Problem statement
Output every line of the data exactly as it appears.

Raw data
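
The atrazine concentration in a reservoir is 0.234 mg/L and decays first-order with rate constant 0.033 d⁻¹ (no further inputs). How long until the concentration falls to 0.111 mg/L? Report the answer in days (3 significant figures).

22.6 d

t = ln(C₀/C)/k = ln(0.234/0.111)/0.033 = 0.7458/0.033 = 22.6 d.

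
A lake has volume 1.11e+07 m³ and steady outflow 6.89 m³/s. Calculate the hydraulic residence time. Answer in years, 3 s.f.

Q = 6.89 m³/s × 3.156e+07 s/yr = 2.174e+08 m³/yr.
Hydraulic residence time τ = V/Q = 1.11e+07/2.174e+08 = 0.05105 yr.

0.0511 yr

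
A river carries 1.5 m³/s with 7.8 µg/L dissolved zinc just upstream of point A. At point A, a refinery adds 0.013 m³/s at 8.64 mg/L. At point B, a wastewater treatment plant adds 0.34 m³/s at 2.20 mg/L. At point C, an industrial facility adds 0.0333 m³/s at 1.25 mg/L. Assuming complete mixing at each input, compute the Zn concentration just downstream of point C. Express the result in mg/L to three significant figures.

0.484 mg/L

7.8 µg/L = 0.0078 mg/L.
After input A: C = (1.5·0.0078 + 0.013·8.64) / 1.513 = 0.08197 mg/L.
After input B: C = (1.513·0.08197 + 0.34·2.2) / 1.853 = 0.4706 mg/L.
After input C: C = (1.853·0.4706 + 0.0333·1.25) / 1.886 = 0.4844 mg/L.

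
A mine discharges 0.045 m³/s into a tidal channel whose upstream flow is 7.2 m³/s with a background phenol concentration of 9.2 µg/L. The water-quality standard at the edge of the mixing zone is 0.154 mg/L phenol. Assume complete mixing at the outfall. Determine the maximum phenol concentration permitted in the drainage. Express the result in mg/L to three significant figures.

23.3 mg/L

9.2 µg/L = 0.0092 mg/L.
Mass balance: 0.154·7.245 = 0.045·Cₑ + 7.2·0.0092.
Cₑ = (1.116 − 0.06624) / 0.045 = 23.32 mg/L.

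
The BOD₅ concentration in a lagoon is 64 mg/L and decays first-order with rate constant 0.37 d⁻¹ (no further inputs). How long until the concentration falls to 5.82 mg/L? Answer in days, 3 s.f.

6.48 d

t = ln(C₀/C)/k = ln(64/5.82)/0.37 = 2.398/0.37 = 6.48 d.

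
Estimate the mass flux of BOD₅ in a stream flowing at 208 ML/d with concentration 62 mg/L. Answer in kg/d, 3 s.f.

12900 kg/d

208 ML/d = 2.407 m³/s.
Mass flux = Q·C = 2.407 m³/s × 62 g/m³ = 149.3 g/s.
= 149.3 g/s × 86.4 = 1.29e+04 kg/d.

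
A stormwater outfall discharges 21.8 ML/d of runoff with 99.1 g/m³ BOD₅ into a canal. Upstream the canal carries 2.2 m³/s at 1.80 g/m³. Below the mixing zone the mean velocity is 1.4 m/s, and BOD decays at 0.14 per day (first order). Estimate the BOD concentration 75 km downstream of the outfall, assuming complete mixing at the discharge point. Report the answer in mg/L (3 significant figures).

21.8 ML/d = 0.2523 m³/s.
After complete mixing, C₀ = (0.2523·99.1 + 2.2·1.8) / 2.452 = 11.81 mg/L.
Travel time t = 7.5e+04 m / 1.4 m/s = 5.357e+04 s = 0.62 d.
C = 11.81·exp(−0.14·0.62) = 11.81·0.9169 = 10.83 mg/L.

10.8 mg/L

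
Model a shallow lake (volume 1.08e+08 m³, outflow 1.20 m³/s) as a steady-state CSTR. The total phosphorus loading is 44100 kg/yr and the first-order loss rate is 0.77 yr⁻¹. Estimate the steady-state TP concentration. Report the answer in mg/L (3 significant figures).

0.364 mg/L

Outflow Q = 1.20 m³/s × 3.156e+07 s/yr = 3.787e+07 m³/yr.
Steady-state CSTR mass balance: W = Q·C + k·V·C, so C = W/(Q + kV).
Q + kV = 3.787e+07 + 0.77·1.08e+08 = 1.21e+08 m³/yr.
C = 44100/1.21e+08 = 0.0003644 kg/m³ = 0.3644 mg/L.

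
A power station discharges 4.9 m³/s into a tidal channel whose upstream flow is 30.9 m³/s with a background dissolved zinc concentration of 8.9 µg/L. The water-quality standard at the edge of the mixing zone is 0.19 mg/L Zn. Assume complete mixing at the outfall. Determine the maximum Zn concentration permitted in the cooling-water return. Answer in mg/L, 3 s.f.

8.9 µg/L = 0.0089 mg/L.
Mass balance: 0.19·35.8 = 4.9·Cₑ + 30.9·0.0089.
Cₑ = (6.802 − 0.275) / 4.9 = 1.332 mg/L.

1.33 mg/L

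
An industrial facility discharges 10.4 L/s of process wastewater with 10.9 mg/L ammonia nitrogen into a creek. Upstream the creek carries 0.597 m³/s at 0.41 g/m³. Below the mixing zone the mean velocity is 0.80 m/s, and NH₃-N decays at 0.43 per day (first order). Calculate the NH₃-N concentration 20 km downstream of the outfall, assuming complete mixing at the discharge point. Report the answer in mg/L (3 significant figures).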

Solution to the exercise
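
The atrazine concentration in a reservoir is 0.234 mg/L and decays first-order with rate constant 0.033 d⁻¹ (no further inputs). How long until the concentration falls to 0.111 mg/L? Report the answer in days (3 significant figures).

22.6 d

t = ln(C₀/C)/k = ln(0.234/0.111)/0.033 = 0.7458/0.033 = 22.6 d.

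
A lake has volume 1.11e+07 m³ and steady outflow 6.89 m³/s. Calculate the hydraulic residence time. Answer in years, 3 s.f.

Q = 6.89 m³/s × 3.156e+07 s/yr = 2.174e+08 m³/yr.
Hydraulic residence time τ = V/Q = 1.11e+07/2.174e+08 = 0.05105 yr.

0.0511 yr

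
A river carries 1.5 m³/s with 7.8 µg/L dissolved zinc just upstream of point A. At point A, a refinery adds 0.013 m³/s at 8.64 mg/L. At point B, a wastewater treatment plant adds 0.34 m³/s at 2.20 mg/L. At point C, an industrial facility adds 0.0333 m³/s at 1.25 mg/L. Assuming complete mixing at each input, compute the Zn concentration just downstream of point C. Express the result in mg/L to three significant figures.

0.484 mg/L

7.8 µg/L = 0.0078 mg/L.
After input A: C = (1.5·0.0078 + 0.013·8.64) / 1.513 = 0.08197 mg/L.
After input B: C = (1.513·0.08197 + 0.34·2.2) / 1.853 = 0.4706 mg/L.
After input C: C = (1.853·0.4706 + 0.0333·1.25) / 1.886 = 0.4844 mg/L.

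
A mine discharges 0.045 m³/s into a tidal channel whose upstream flow is 7.2 m³/s with a background phenol concentration of 9.2 µg/L. The water-quality standard at the edge of the mixing zone is 0.154 mg/L phenol. Assume complete mixing at the outfall. Determine the maximum phenol concentration permitted in the drainage. Express the result in mg/L to three significant figures.

23.3 mg/L

9.2 µg/L = 0.0092 mg/L.
Mass balance: 0.154·7.245 = 0.045·Cₑ + 7.2·0.0092.
Cₑ = (1.116 − 0.06624) / 0.045 = 23.32 mg/L.

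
The BOD₅ concentration in a lagoon is 64 mg/L and decays first-order with rate constant 0.37 d⁻¹ (no further inputs). How long until the concentration falls to 5.82 mg/L? Answer in days, 3 s.f.

6.48 d

t = ln(C₀/C)/k = ln(64/5.82)/0.37 = 2.398/0.37 = 6.48 d.

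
Estimate the mass flux of BOD₅ in a stream flowing at 208 ML/d with concentration 62 mg/L. Answer in kg/d, 3 s.f.

12900 kg/d

208 ML/d = 2.407 m³/s.
Mass flux = Q·C = 2.407 m³/s × 62 g/m³ = 149.3 g/s.
= 149.3 g/s × 86.4 = 1.29e+04 kg/d.

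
A stormwater outfall discharges 21.8 ML/d of runoff with 99.1 g/m³ BOD₅ into a canal. Upstream the canal carries 2.2 m³/s at 1.80 g/m³. Below the mixing zone the mean velocity is 1.4 m/s, and BOD decays at 0.14 per day (first order). Estimate the BOD concentration 75 km downstream of the outfall, assuming complete mixing at the discharge point. Report the answer in mg/L (3 significant figures).

21.8 ML/d = 0.2523 m³/s.
After complete mixing, C₀ = (0.2523·99.1 + 2.2·1.8) / 2.452 = 11.81 mg/L.
Travel time t = 7.5e+04 m / 1.4 m/s = 5.357e+04 s = 0.62 d.
C = 11.81·exp(−0.14·0.62) = 11.81·0.9169 = 10.83 mg/L.

10.8 mg/L

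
Model a shallow lake (volume 1.08e+08 m³, outflow 1.20 m³/s) as a steady-state CSTR. The total phosphorus loading is 44100 kg/yr and the first-order loss rate is 0.77 yr⁻¹. Estimate the steady-state TP concentration. Report the answer in mg/L (3 significant figures).

0.364 mg/L

Outflow Q = 1.20 m³/s × 3.156e+07 s/yr = 3.787e+07 m³/yr.
Steady-state CSTR mass balance: W = Q·C + k·V·C, so C = W/(Q + kV).
Q + kV = 3.787e+07 + 0.77·1.08e+08 = 1.21e+08 m³/yr.
C = 44100/1.21e+08 = 0.0003644 kg/m³ = 0.3644 mg/L.

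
A power station discharges 4.9 m³/s into a tidal channel whose upstream flow is 30.9 m³/s with a background dissolved zinc concentration of 8.9 µg/L. The water-quality standard at the edge of the mixing zone is 0.19 mg/L Zn. Assume complete mixing at the outfall. Determine the maximum Zn concentration permitted in the cooling-water return. Answer in mg/L, 3 s.f.

8.9 µg/L = 0.0089 mg/L.
Mass balance: 0.19·35.8 = 4.9·Cₑ + 30.9·0.0089.
Cₑ = (6.802 − 0.275) / 4.9 = 1.332 mg/L.

1.33 mg/L

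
An industrial facility discharges 10.4 L/s of process wastewater with 10.9 mg/L ammonia nitrogen into a creek. Upstream the creek carries 0.597 m³/s at 0.41 g/m³. Below the mixing zone the mean velocity is 0.80 m/s, and NH₃-N decays at 0.43 per day (first order). Calculate the NH₃-N concentration 20 km downstream of the outfall, assuming complete mixing at the discharge point. Report the answer in mg/L (3 significant figures).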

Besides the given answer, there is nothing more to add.